→ **Material shown**

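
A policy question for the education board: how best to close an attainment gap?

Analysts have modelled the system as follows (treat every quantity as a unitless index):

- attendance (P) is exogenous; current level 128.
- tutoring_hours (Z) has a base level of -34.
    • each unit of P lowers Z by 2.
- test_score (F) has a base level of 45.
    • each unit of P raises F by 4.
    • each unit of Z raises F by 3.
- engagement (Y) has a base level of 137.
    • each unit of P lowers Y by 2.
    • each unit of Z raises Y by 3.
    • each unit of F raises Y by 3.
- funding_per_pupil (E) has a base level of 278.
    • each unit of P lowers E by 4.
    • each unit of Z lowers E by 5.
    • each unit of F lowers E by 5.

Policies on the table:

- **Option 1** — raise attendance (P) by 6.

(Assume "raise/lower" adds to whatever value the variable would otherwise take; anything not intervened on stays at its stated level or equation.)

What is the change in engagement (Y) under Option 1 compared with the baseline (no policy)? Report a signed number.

Baseline:
  P = 128
  Z = -34 − 2·128 = -290
  F = 45 + 4·128 + 3·(-290) = -313
  Y = 137 − 2·128 + 3·(-290) + 3·(-313) = -1928
Option 1 (P + 6):
  P = 128 + 6 = 134
  Z = -34 − 2·134 = -302
  F = 45 + 4·134 + 3·(-302) = -325
  Y = 137 − 2·134 + 3·(-302) + 3·(-325) = -2012
Change in Y: -2012 − (-1928) = -84

-84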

→ **Your assignment**
Only lines that contain "attendance" are needed, so copy each of them from the data.

→ **Solved problem**
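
- attendance (P) is exogenous; current level 128.
- **Option 1** — raise attendance (P) by 6.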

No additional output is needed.